WHAT IS NEEDED.
Reproduce the following material exactly, including every line.
────────────────
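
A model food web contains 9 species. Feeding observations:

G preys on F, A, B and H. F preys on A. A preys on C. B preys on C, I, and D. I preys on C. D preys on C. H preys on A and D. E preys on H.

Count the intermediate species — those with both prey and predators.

6

Intermediate species (has both prey and predators): I, A, D, H, F, B.
Count: 6.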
────────────────
RESPONSE.
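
A model food web contains 9 species. Feeding observations:

G preys on F, A, B and H. F preys on A. A preys on C. B preys on C, I, and D. I preys on C. D preys on C. H preys on A and D. E preys on H.

Count the intermediate species — those with both prey and predators.

6

Intermediate species (has both prey and predators): I, A, D, H, F, B.
Count: 6.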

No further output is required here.